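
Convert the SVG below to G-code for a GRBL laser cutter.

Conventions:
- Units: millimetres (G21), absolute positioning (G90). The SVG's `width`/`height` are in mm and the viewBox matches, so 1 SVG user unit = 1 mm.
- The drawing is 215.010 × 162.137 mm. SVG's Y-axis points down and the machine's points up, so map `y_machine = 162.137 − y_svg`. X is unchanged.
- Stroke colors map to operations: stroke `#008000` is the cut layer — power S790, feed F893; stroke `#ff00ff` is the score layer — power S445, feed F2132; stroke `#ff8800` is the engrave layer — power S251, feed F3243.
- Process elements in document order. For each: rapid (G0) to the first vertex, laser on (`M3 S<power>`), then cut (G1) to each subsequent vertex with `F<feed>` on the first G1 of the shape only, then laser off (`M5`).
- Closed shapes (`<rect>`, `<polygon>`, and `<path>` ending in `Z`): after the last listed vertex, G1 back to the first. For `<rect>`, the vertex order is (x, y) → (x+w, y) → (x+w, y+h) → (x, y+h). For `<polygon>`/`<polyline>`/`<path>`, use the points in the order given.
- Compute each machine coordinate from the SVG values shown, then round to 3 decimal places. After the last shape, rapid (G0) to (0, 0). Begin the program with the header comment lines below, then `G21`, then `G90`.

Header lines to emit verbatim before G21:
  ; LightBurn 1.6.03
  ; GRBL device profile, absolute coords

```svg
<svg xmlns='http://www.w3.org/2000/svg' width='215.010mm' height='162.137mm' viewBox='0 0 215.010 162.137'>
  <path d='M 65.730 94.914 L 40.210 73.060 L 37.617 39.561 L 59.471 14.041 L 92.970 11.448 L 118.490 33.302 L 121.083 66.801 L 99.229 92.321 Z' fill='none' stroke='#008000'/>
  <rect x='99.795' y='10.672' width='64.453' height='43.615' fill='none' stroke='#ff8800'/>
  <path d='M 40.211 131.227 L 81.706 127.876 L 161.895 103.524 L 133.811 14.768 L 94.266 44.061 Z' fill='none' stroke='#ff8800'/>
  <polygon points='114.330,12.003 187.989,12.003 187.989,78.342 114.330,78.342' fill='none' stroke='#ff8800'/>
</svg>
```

viewBox `0 0 215.010 162.137` with mm width/height → 1 unit = 1 mm. Flip: y_m = 162.137 − y_svg.

**Shape 1** — `<path>` regular polygon, stroke `#008000` → cut (S790, F893). Machine vertices: (65.730,67.223) → (40.210,89.077) → (37.617,122.576) → (59.471,148.096) → (92.970,150.689) → (118.490,128.835) → (121.083,95.336) → (99.229,69.816) → (65.730,67.223). Closed: final G1 returns to the first vertex.

**Shape 2** — `<rect>` rectangle, stroke `#ff8800` → engrave (S251, F3243). Machine vertices: (99.795,151.465) → (164.248,151.465) → (164.248,107.850) → (99.795,107.850) → (99.795,151.465). Closed: final G1 returns to the first vertex.

**Shape 3** — `<path>` closed polygon, stroke `#ff8800` → engrave (S251, F3243). Machine vertices: (40.211,30.910) → (81.706,34.261) → (161.895,58.613) → (133.811,147.369) → (94.266,118.076) → (40.211,30.910). Closed: final G1 returns to the first vertex.

**Shape 4** — `<polygon>` rectangle, stroke `#ff8800` → engrave (S251, F3243). Machine vertices: (114.330,150.134) → (187.989,150.134) → (187.989,83.795) → (114.330,83.795) → (114.330,150.134). Closed: final G1 returns to the first vertex.

; LightBurn 1.6.03
; GRBL device profile, absolute coords
G21
G90
G0 X65.730 Y67.223
M3 S790
G1 X40.210 Y89.077 F893
G1 X37.617 Y122.576
G1 X59.471 Y148.096
G1 X92.970 Y150.689
G1 X118.490 Y128.835
G1 X121.083 Y95.336
G1 X99.229 Y69.816
G1 X65.730 Y67.223
M5
G0 X99.795 Y151.465
M3 S251
G1 X164.248 Y151.465 F3243
G1 X164.248 Y107.850
G1 X99.795 Y107.850
G1 X99.795 Y151.465
M5
G0 X40.211 Y30.910
M3 S251
G1 X81.706 Y34.261 F3243
G1 X161.895 Y58.613
G1 X133.811 Y147.369
G1 X94.266 Y118.076
G1 X40.211 Y30.910
M5
G0 X114.330 Y150.134
M3 S251
G1 X187.989 Y150.134 F3243
G1 X187.989 Y83.795
G1 X114.330 Y83.795
G1 X114.330 Y150.134
M5
G0 X0.000 Y0.000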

● **ACTIVITY**
Without changing anything, repeat every record above.

● **TASK ANSWER**
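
Convert the SVG below to G-code for a GRBL laser cutter.

Conventions:
- Units: millimetres (G21), absolute positioning (G90). The SVG's `width`/`height` are in mm and the viewBox matches, so 1 SVG user unit = 1 mm.
- The drawing is 215.010 × 162.137 mm. SVG's Y-axis points down and the machine's points up, so map `y_machine = 162.137 − y_svg`. X is unchanged.
- Stroke colors map to operations: stroke `#008000` is the cut layer — power S790, feed F893; stroke `#ff00ff` is the score layer — power S445, feed F2132; stroke `#ff8800` is the engrave layer — power S251, feed F3243.
- Process elements in document order. For each: rapid (G0) to the first vertex, laser on (`M3 S<power>`), then cut (G1) to each subsequent vertex with `F<feed>` on the first G1 of the shape only, then laser off (`M5`).
- Closed shapes (`<rect>`, `<polygon>`, and `<path>` ending in `Z`): after the last listed vertex, G1 back to the first. For `<rect>`, the vertex order is (x, y) → (x+w, y) → (x+w, y+h) → (x, y+h). For `<polygon>`/`<polyline>`/`<path>`, use the points in the order given.
- Compute each machine coordinate from the SVG values shown, then round to 3 decimal places. After the last shape, rapid (G0) to (0, 0). Begin the program with the header comment lines below, then `G21`, then `G90`.

Header lines to emit verbatim before G21:
  ; LightBurn 1.6.03
  ; GRBL device profile, absolute coords

```svg
<svg xmlns='http://www.w3.org/2000/svg' width='215.010mm' height='162.137mm' viewBox='0 0 215.010 162.137'>
  <path d='M 65.730 94.914 L 40.210 73.060 L 37.617 39.561 L 59.471 14.041 L 92.970 11.448 L 118.490 33.302 L 121.083 66.801 L 99.229 92.321 Z' fill='none' stroke='#008000'/>
  <rect x='99.795' y='10.672' width='64.453' height='43.615' fill='none' stroke='#ff8800'/>
  <path d='M 40.211 131.227 L 81.706 127.876 L 161.895 103.524 L 133.811 14.768 L 94.266 44.061 Z' fill='none' stroke='#ff8800'/>
  <polygon points='114.330,12.003 187.989,12.003 187.989,78.342 114.330,78.342' fill='none' stroke='#ff8800'/>
</svg>
```

viewBox `0 0 215.010 162.137` with mm width/height → 1 unit = 1 mm. Flip: y_m = 162.137 − y_svg.

**Shape 1** — `<path>` regular polygon, stroke `#008000` → cut (S790, F893). Machine vertices: (65.730,67.223) → (40.210,89.077) → (37.617,122.576) → (59.471,148.096) → (92.970,150.689) → (118.490,128.835) → (121.083,95.336) → (99.229,69.816) → (65.730,67.223). Closed: final G1 returns to the first vertex.

**Shape 2** — `<rect>` rectangle, stroke `#ff8800` → engrave (S251, F3243). Machine vertices: (99.795,151.465) → (164.248,151.465) → (164.248,107.850) → (99.795,107.850) → (99.795,151.465). Closed: final G1 returns to the first vertex.

**Shape 3** — `<path>` closed polygon, stroke `#ff8800` → engrave (S251, F3243). Machine vertices: (40.211,30.910) → (81.706,34.261) → (161.895,58.613) → (133.811,147.369) → (94.266,118.076) → (40.211,30.910). Closed: final G1 returns to the first vertex.

**Shape 4** — `<polygon>` rectangle, stroke `#ff8800` → engrave (S251, F3243). Machine vertices: (114.330,150.134) → (187.989,150.134) → (187.989,83.795) → (114.330,83.795) → (114.330,150.134). Closed: final G1 returns to the first vertex.

; LightBurn 1.6.03
; GRBL device profile, absolute coords
G21
G90
G0 X65.730 Y67.223
M3 S790
G1 X40.210 Y89.077 F893
G1 X37.617 Y122.576
G1 X59.471 Y148.096
G1 X92.970 Y150.689
G1 X118.490 Y128.835
G1 X121.083 Y95.336
G1 X99.229 Y69.816
G1 X65.730 Y67.223
M5
G0 X99.795 Y151.465
M3 S251
G1 X164.248 Y151.465 F3243
G1 X164.248 Y107.850
G1 X99.795 Y107.850
G1 X99.795 Y151.465
M5
G0 X40.211 Y30.910
M3 S251
G1 X81.706 Y34.261 F3243
G1 X161.895 Y58.613
G1 X133.811 Y147.369
G1 X94.266 Y118.076
G1 X40.211 Y30.910
M5
G0 X114.330 Y150.134
M3 S251
G1 X187.989 Y150.134 F3243
G1 X187.989 Y83.795
G1 X114.330 Y83.795
G1 X114.330 Y150.134
M5
G0 X0.000 Y0.000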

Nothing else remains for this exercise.